EXERCISE REQUIREMENTS
Output exactly the span of lines beginning with the one that holds "(−1)^k · C(15,k)." and ending with the last line of the data below.

Stored data entries:
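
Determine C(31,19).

141120525

C(31,19) = C(31,12) by symmetry.
C(31,12) = (31·30·29·28·27·26·25·24·23·22·21·20) / 12! = 67596957267840000 / 479001600 = 141120525.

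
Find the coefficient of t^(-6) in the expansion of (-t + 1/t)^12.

-220

General term: C(12,j)·(-t)^j·(1/t)^(12-j), with t-exponent 1j − 1(12−j) = 2j − 12.
Set 2j − 12 = -6: j = 3.
C(12,3) = 220; (-1)^3 = -1; 1^9 = 1.
Coefficient = 220 · (-1) · 1 = -220.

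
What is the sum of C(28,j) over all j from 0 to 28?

268435456

The entries of row 28 sum to 2^28 = 268435456.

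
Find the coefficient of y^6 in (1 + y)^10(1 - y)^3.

Coefficient of y^6 = Σ_{j} C(10,j)·1^j·C(3,6-j)·(-1)^(6-j) for j from 3 to 6.
= (-120) + 630 + (-756) + 210 = -36.

-36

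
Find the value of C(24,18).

134596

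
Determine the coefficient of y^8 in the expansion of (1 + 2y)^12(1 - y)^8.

15297

Coefficient of y^8 = Σ_{j} C(12,j)·2^j·C(8,8-j)·(-1)^(8-j) for j from 0 to 8.
= 1 + (-192) + 7392 + (-98560) + 554400 + (-1419264) + 1655808 + (-811008) + 126720 = 15297.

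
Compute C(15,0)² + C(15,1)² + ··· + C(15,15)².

155117520

By Vandermonde's identity, Σ C(15,r)² = C(30,15) = 155117520.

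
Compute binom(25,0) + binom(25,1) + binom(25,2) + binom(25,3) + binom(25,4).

1 + 25 + 300 + 2300 + 12650 = 15276.

15276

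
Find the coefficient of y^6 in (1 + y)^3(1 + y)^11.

3003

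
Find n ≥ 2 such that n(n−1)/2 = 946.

44

n(n−1)/2 = 946 ⇒ n(n−1) = 1892. Since 44·43 = 1892, n = 44.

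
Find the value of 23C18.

33649

C(23,18) = C(23,5) by symmetry.
C(23,5) = (23·22·21·20·19) / 5! = 4037880 / 120 = 33649.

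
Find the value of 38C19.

35345263800

C(38,19) = (38·37·36·35·34·33·32·31·30·29·28·27·26·25·24·23·22·21·20) / 19! = 4299578163927654889881600000 / 121645100408832000 = 35345263800.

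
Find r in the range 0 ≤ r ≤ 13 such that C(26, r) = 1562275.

8

C(26,r) increases on 0 ≤ r ≤ 13. C(26,7) = 657800 and C(26,8) = 1562275, so r = 8.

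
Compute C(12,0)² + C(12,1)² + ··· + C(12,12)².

2704156

By Vandermonde's identity, Σ C(12,r)² = C(24,12) = 2704156.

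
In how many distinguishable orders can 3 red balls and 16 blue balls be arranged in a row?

969

Choose positions for the red balls: C(19,3) = 969.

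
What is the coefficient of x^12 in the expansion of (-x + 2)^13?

26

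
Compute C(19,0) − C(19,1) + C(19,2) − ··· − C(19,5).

-8568

The partial alternating sum Σ_{k=0}^{5} (−1)^k C(19,k) = (−1)^5 C(18,5) = -8568.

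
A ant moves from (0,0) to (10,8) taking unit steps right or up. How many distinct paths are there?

Each path is a sequence of 18 steps with 10 rights: C(18,10) = 43758.

43758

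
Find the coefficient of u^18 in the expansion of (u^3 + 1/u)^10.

120

General term: C(10,j)·(u^3)^j·(1/u)^(10-j), with u-exponent 3j − 1(10−j) = 4j − 10.
Set 4j − 10 = 18: j = 7.
C(10,7) = 120; 1^7 = 1; 1^3 = 1.
Coefficient = 120 · 1 · 1 = 120.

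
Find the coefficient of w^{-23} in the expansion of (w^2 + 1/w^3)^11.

55

General term: C(11,j)·(w^2)^j·(1/w^3)^(11-j), with w-exponent 2j − 3(11−j) = 5j − 33.
Set 5j − 33 = -23: j = 2.
C(11,2) = 55; 1^2 = 1; 1^9 = 1.
Coefficient = 55 · 1 · 1 = 55.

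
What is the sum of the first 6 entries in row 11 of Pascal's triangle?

1 + 11 + 55 + 165 + 330 + 462 = 1024.

1024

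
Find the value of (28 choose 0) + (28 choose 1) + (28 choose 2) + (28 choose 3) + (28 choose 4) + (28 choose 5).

122438

1 + 28 + 378 + 3276 + 20475 + 98280 = 122438.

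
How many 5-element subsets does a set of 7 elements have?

C(7,5) = C(7,2) by symmetry.
C(7,2) = (7·6) / 2! = 42 / 2 = 21.

21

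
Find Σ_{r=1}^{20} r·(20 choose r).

Differentiating (1+x)^20 and setting x=1: Σ r·C(20,r) = 20·2^19 = 10485760.

10485760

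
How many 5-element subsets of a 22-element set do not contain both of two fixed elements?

25194

All 5-subsets: C(22,5) = 26334. Those containing both fixed elements: C(20,3) = 1140.
26334 − 1140 = 25194.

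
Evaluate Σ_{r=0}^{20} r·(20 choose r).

Differentiating (1+x)^20 and setting x=1: Σ r·C(20,r) = 20·2^19 = 10485760.

10485760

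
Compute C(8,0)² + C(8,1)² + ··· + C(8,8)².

12870

By Vandermonde's identity, Σ C(8,i)² = C(16,8) = 12870.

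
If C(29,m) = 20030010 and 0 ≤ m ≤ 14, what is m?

10

C(29,m) increases on 0 ≤ m ≤ 14. C(29,9) = 10015005 and C(29,10) = 20030010, so m = 10.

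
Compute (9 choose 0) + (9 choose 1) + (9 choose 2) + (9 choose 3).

130

1 + 9 + 36 + 84 = 130.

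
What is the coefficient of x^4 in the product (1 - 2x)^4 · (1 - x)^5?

Coefficient of x^4 = Σ_{j} C(4,j)·(-2)^j·C(5,4-j)·(-1)^(4-j) for j from 0 to 4.
= 5 + 80 + 240 + 160 + 16 = 501.

501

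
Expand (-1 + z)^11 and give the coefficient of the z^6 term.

The general term is C(11,j)·(-1)^j·(z)^(11-j); the z^6 term has j = 5.
C(11,5) = 462.
Coefficient = C(11,5) · (-1)^5 = 462 · (-1) = -462.

-462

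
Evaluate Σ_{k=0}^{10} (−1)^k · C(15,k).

The partial alternating sum Σ_{k=0}^{10} (−1)^k C(15,k) = (−1)^10 C(14,10) = 1001.

1001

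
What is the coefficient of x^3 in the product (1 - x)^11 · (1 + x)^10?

Coefficient of x^3 = Σ_{j} C(11,j)·(-1)^j·C(10,3-j)·1^(3-j) for j from 0 to 3.
= 120 + (-495) + 550 + (-165) = 10.

10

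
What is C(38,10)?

472733756

C(38,10) = (38·37·36·35·34·33·32·31·30·29) / 10! = 1715456253772800 / 3628800 = 472733756.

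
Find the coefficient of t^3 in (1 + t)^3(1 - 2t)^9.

-293

Coefficient of t^3 = Σ_{j} C(3,j)·1^j·C(9,3-j)·(-2)^(3-j) for j from 0 to 3.
= (-672) + 432 + (-54) + 1 = -293.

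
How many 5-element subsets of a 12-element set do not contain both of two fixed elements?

672

All 5-subsets: C(12,5) = 792. Those containing both fixed elements: C(10,3) = 120.
792 − 120 = 672.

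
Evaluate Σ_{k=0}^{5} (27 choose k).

1 + 27 + 351 + 2925 + 17550 + 80730 = 101584.

101584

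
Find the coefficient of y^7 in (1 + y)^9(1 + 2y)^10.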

ANSWER TO THIS PROBLEM
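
Evaluate Σ_{k=0}^{10} (−1)^k · C(15,k).

The partial alternating sum Σ_{k=0}^{10} (−1)^k C(15,k) = (−1)^10 C(14,10) = 1001.

1001

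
What is the coefficient of x^3 in the product (1 - x)^11 · (1 + x)^10?

Coefficient of x^3 = Σ_{j} C(11,j)·(-1)^j·C(10,3-j)·1^(3-j) for j from 0 to 3.
= 120 + (-495) + 550 + (-165) = 10.

10

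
What is C(38,10)?

472733756

C(38,10) = (38·37·36·35·34·33·32·31·30·29) / 10! = 1715456253772800 / 3628800 = 472733756.

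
Find the coefficient of t^3 in (1 + t)^3(1 - 2t)^9.

-293

Coefficient of t^3 = Σ_{j} C(3,j)·1^j·C(9,3-j)·(-2)^(3-j) for j from 0 to 3.
= (-672) + 432 + (-54) + 1 = -293.

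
How many 5-element subsets of a 12-element set do not contain both of two fixed elements?

672

All 5-subsets: C(12,5) = 792. Those containing both fixed elements: C(10,3) = 120.
792 − 120 = 672.

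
Evaluate Σ_{k=0}^{5} (27 choose k).

1 + 27 + 351 + 2925 + 17550 + 80730 = 101584.

101584

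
Find the coefficient of y^7 in (1 + y)^9(1 + 2y)^10.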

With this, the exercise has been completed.